HOW TO COMPLETE THIS TASK >> Collect every line below that contains the word "south".

RECORDS FOR THIS EXERCISE >>

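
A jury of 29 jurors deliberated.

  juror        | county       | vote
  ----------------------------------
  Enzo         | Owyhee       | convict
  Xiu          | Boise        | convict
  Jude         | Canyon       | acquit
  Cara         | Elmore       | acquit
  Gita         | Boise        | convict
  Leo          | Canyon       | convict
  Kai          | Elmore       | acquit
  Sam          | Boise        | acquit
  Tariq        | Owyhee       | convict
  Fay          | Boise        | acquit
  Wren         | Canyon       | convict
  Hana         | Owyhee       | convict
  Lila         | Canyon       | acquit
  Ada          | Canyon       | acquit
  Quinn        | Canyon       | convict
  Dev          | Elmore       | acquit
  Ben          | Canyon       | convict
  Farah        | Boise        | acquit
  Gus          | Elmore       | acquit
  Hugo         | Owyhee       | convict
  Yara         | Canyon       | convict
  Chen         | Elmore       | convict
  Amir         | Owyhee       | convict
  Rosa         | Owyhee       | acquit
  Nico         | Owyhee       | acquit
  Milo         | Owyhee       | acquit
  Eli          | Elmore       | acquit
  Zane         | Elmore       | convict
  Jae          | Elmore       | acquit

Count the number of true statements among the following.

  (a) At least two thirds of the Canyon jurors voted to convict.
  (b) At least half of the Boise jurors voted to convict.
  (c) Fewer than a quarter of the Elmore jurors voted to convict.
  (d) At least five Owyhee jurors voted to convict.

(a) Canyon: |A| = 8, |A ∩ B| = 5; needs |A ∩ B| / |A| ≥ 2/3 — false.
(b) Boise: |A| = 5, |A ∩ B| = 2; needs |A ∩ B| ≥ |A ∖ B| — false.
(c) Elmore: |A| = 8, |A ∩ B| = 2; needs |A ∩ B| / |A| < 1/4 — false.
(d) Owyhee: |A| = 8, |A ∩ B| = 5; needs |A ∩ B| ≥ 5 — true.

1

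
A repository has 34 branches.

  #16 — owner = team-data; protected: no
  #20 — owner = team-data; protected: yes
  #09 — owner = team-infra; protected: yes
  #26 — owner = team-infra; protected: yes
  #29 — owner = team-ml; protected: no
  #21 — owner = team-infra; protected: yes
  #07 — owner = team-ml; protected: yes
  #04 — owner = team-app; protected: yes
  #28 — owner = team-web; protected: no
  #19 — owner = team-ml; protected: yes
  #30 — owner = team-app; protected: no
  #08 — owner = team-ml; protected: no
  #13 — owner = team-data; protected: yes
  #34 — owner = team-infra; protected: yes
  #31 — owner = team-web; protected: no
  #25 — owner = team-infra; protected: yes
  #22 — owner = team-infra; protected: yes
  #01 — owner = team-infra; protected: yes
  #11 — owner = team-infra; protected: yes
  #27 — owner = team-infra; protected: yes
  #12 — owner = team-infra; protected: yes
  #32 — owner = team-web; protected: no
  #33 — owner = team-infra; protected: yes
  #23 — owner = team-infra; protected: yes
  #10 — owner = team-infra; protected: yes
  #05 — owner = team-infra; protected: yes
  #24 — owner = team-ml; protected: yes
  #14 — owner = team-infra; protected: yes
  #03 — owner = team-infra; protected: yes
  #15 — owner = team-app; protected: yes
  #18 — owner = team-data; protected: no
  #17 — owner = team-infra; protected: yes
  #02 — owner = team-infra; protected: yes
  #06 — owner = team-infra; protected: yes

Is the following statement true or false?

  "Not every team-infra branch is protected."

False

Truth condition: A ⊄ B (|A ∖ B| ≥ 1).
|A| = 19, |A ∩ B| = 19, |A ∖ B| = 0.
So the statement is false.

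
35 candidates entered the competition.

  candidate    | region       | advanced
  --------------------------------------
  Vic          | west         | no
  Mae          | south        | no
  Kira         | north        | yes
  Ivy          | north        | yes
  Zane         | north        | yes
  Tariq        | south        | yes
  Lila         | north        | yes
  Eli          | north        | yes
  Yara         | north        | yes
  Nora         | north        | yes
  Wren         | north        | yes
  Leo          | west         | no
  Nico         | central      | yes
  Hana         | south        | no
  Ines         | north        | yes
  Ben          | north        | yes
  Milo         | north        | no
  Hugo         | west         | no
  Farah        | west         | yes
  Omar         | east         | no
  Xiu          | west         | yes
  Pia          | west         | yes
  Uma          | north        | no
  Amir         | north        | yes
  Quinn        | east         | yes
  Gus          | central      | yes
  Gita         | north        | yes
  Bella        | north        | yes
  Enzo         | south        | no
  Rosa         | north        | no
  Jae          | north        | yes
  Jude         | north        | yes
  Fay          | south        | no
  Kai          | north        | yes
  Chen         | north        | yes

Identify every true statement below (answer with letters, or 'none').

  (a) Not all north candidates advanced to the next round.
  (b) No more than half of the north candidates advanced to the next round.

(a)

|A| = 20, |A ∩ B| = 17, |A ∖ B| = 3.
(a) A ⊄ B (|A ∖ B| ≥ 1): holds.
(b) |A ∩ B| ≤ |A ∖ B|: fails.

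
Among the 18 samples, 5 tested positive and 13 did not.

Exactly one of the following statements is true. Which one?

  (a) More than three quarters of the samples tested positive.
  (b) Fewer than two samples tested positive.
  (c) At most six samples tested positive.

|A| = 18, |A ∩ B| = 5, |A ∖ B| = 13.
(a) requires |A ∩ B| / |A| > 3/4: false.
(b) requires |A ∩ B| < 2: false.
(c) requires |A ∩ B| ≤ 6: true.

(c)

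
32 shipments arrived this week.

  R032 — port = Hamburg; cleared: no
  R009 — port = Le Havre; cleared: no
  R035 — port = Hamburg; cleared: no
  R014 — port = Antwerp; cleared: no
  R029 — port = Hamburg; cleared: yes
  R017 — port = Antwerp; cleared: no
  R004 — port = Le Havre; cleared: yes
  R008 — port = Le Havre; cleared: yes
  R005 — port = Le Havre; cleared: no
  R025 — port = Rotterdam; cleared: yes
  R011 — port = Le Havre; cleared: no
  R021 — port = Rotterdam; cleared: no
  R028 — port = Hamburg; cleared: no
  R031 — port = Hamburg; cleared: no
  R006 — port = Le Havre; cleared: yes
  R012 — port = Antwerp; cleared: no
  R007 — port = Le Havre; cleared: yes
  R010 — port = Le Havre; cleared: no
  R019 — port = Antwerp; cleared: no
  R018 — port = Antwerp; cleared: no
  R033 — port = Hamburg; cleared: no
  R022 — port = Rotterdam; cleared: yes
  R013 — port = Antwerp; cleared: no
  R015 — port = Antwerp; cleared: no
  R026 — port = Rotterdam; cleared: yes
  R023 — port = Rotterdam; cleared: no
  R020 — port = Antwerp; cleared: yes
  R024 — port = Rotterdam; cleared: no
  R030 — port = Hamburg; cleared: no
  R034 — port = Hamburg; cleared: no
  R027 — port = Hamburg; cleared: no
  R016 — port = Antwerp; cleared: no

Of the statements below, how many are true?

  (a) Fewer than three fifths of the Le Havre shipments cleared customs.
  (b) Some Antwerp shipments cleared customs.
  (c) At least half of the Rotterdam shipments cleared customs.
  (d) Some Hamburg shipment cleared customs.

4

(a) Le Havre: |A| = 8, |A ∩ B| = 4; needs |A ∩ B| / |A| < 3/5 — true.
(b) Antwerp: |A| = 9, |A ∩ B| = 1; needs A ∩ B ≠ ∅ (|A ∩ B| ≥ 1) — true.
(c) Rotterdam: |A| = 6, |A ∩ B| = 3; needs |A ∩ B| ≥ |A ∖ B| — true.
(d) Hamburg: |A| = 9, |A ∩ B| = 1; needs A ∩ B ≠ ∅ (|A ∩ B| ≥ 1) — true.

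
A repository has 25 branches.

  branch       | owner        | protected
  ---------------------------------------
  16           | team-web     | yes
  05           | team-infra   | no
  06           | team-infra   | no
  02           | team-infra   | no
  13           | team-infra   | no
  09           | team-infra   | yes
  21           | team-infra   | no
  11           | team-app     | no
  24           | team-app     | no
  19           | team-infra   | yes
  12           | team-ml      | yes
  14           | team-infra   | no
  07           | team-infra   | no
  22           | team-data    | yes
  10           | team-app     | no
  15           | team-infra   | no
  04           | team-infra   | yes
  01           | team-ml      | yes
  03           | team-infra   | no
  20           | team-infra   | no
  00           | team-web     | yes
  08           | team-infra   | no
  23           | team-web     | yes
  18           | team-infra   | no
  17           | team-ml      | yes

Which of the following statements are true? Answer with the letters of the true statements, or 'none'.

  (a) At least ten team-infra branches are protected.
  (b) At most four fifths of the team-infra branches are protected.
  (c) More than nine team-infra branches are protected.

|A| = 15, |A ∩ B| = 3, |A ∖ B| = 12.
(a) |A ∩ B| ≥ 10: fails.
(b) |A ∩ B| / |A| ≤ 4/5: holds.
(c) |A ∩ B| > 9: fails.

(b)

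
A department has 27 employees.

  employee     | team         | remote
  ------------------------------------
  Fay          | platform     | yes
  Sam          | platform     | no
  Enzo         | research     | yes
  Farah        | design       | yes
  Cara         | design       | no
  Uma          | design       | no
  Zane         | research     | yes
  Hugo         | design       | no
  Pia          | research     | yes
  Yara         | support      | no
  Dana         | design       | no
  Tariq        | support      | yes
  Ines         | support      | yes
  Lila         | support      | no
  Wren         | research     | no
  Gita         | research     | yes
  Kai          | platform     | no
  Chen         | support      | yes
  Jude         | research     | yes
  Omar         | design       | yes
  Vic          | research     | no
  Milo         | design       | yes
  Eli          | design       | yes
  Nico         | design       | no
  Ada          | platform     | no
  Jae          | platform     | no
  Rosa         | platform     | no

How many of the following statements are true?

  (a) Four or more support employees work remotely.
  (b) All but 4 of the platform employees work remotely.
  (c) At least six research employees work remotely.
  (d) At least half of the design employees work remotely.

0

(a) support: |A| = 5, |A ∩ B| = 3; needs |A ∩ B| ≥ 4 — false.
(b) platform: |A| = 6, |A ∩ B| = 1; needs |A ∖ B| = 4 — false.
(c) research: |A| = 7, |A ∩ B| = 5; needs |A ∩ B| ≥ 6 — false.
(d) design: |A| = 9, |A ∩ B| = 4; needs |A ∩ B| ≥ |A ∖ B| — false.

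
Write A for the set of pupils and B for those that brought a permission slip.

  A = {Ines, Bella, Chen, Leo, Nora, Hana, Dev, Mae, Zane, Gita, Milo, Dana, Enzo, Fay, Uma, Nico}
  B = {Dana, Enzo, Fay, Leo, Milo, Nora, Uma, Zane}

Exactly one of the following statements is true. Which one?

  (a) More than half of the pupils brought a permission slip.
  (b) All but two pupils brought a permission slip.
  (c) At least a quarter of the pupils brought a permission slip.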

FINAL ANSWER >>
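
  Mae          | south        | no
  Tariq        | south        | yes
  Hana         | south        | no
  Enzo         | south        | no
  Fay          | south        | no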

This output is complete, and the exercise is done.